--- Input material ---

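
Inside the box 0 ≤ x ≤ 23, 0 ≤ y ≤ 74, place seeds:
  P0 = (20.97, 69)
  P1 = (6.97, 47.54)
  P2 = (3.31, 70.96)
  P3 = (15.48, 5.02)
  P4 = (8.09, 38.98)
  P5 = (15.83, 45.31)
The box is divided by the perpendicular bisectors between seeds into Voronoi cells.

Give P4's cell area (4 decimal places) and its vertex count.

1. box [0,23]×[0,74]: [(0, 0) (23, 0) (23, 74) (0, 74)]
2. ⊥bis P4·P0 via (14.53,53.99): [(0, 60.2241) (0, 0) (23, 0) (23, 50.356)]  |A|=1271.6703
3. ⊥bis P4·P1 via (7.53,43.26): [(0, 42.2748) (0, 0) (23, 0) (23, 45.2841)]  |A|=1006.9271
4. ⊥bis P4·P2 via (5.7,54.97): [(0, 42.2748) (0, 0) (23, 0) (23, 45.2841)]  |A|=1006.9271
5. ⊥bis P4·P3 via (11.785,22): [(0, 42.2748) (0, 19.4355) (23, 24.4405) (23, 45.2841)]  |A|=502.3535
6. ⊥bis P4·P5 via (11.96,42.145): [(10.7081, 43.6758) (0, 42.2748) (0, 19.4355) (23, 24.4405) (23, 28.6459)]  |A|=400.0952
7. canonical 5-gon: [(10.7081, 43.6758) (0, 42.2748) (0, 19.4355) (23, 24.4405) (23, 28.6459)]
8. shoelace: 400.0952

Area of P4's cell: 400.0952 (5 vertices)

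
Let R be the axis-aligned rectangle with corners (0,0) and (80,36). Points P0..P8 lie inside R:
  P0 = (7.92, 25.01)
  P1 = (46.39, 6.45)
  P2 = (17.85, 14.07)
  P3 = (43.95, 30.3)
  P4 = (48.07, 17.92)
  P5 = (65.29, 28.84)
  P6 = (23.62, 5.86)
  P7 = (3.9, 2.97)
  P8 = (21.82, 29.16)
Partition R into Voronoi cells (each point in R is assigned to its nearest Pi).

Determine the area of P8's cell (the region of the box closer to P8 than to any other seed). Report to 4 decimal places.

Area of P8's cell: 289.0702

1. box [0,80]×[0,36]: [(0, 0) (80, 0) (80, 36) (0, 36)]
2. ⊥bis P8·P0 via (14.87,27.085): [(22.9565, 0) (80, 0) (80, 36) (12.2083, 36)]  |A|=2247.0326
3. ⊥bis P8·P1 via (34.105,17.805): [(21.6604, 4.3412) (50.9226, 36) (12.2083, 36)]  |A|=612.8241
4. ⊥bis P8·P2 via (19.835,21.615): [(16.2191, 22.5663) (34.1464, 17.8498) (50.9226, 36) (12.2083, 36)]  |A|=462.2921
5. ⊥bis P8·P3 via (32.885,29.73): [(16.2191, 22.5663) (33.4881, 18.023) (32.562, 36) (12.2083, 36)]  |A|=289.8307
6. ⊥bis P8·P4 via (34.945,23.54): [(16.2191, 22.5663) (32.6744, 18.2371) (33.3908, 19.9104) (32.562, 36) (12.2083, 36)]  |A|=289.0732
7. ⊥bis P8·P5 via (43.555,29): [(16.2191, 22.5663) (32.6744, 18.2371) (33.3908, 19.9104) (32.562, 36) (12.2083, 36)]  |A|=289.0732
8. ⊥bis P8·P6 via (22.72,17.51): [(16.2191, 22.5663) (32.5513, 18.2695) (32.6929, 18.2804) (33.3908, 19.9104) (32.562, 36) (12.2083, 36)]  |A|=289.0702
9. ⊥bis P8·P7 via (12.86,16.065): [(16.2191, 22.5663) (32.5513, 18.2695) (32.6929, 18.2804) (33.3908, 19.9104) (32.562, 36) (12.2083, 36)]  |A|=289.0702
10. canonical 6-gon: [(16.2191, 22.5663) (32.5513, 18.2695) (32.6929, 18.2804) (33.3908, 19.9104) (32.562, 36) (12.2083, 36)]
11. shoelace: 289.0702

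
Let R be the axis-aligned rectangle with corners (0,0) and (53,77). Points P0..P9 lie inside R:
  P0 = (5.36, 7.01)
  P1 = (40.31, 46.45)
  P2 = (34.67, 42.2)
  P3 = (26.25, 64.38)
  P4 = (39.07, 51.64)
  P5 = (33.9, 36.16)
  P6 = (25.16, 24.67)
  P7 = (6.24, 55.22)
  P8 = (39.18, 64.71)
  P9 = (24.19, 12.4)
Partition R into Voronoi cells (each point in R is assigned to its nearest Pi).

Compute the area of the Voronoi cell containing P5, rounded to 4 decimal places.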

--- Exercise ---
Copy out the whole listing exactly.

--- Answer area ---
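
Inside the box 0 ≤ x ≤ 23, 0 ≤ y ≤ 74, place seeds:
  P0 = (20.97, 69)
  P1 = (6.97, 47.54)
  P2 = (3.31, 70.96)
  P3 = (15.48, 5.02)
  P4 = (8.09, 38.98)
  P5 = (15.83, 45.31)
The box is divided by the perpendicular bisectors between seeds into Voronoi cells.

Give P4's cell area (4 decimal places) and its vertex count.

1. box [0,23]×[0,74]: [(0, 0) (23, 0) (23, 74) (0, 74)]
2. ⊥bis P4·P0 via (14.53,53.99): [(0, 60.2241) (0, 0) (23, 0) (23, 50.356)]  |A|=1271.6703
3. ⊥bis P4·P1 via (7.53,43.26): [(0, 42.2748) (0, 0) (23, 0) (23, 45.2841)]  |A|=1006.9271
4. ⊥bis P4·P2 via (5.7,54.97): [(0, 42.2748) (0, 0) (23, 0) (23, 45.2841)]  |A|=1006.9271
5. ⊥bis P4·P3 via (11.785,22): [(0, 42.2748) (0, 19.4355) (23, 24.4405) (23, 45.2841)]  |A|=502.3535
6. ⊥bis P4·P5 via (11.96,42.145): [(10.7081, 43.6758) (0, 42.2748) (0, 19.4355) (23, 24.4405) (23, 28.6459)]  |A|=400.0952
7. canonical 5-gon: [(10.7081, 43.6758) (0, 42.2748) (0, 19.4355) (23, 24.4405) (23, 28.6459)]
8. shoelace: 400.0952

Area of P4's cell: 400.0952 (5 vertices)

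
Let R be the axis-aligned rectangle with corners (0,0) and (80,36). Points P0..P8 lie inside R:
  P0 = (7.92, 25.01)
  P1 = (46.39, 6.45)
  P2 = (17.85, 14.07)
  P3 = (43.95, 30.3)
  P4 = (48.07, 17.92)
  P5 = (65.29, 28.84)
  P6 = (23.62, 5.86)
  P7 = (3.9, 2.97)
  P8 = (21.82, 29.16)
Partition R into Voronoi cells (each point in R is assigned to its nearest Pi).

Determine the area of P8's cell (the region of the box closer to P8 than to any other seed). Report to 4 decimal places.

Area of P8's cell: 289.0702

1. box [0,80]×[0,36]: [(0, 0) (80, 0) (80, 36) (0, 36)]
2. ⊥bis P8·P0 via (14.87,27.085): [(22.9565, 0) (80, 0) (80, 36) (12.2083, 36)]  |A|=2247.0326
3. ⊥bis P8·P1 via (34.105,17.805): [(21.6604, 4.3412) (50.9226, 36) (12.2083, 36)]  |A|=612.8241
4. ⊥bis P8·P2 via (19.835,21.615): [(16.2191, 22.5663) (34.1464, 17.8498) (50.9226, 36) (12.2083, 36)]  |A|=462.2921
5. ⊥bis P8·P3 via (32.885,29.73): [(16.2191, 22.5663) (33.4881, 18.023) (32.562, 36) (12.2083, 36)]  |A|=289.8307
6. ⊥bis P8·P4 via (34.945,23.54): [(16.2191, 22.5663) (32.6744, 18.2371) (33.3908, 19.9104) (32.562, 36) (12.2083, 36)]  |A|=289.0732
7. ⊥bis P8·P5 via (43.555,29): [(16.2191, 22.5663) (32.6744, 18.2371) (33.3908, 19.9104) (32.562, 36) (12.2083, 36)]  |A|=289.0732
8. ⊥bis P8·P6 via (22.72,17.51): [(16.2191, 22.5663) (32.5513, 18.2695) (32.6929, 18.2804) (33.3908, 19.9104) (32.562, 36) (12.2083, 36)]  |A|=289.0702
9. ⊥bis P8·P7 via (12.86,16.065): [(16.2191, 22.5663) (32.5513, 18.2695) (32.6929, 18.2804) (33.3908, 19.9104) (32.562, 36) (12.2083, 36)]  |A|=289.0702
10. canonical 6-gon: [(16.2191, 22.5663) (32.5513, 18.2695) (32.6929, 18.2804) (33.3908, 19.9104) (32.562, 36) (12.2083, 36)]
11. shoelace: 289.0702

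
Let R be the axis-aligned rectangle with corners (0,0) and (53,77). Points P0..P9 lie inside R:
  P0 = (5.36, 7.01)
  P1 = (40.31, 46.45)
  P2 = (34.67, 42.2)
  P3 = (26.25, 64.38)
  P4 = (39.07, 51.64)
  P5 = (33.9, 36.16)
  P6 = (25.16, 24.67)
  P7 = (6.24, 55.22)
  P8 = (39.18, 64.71)
  P9 = (24.19, 12.4)
Partition R into Voronoi cells (each point in R is assigned to its nearest Pi).

Compute the area of the Voronoi cell containing P5, rounded to 4 decimal places.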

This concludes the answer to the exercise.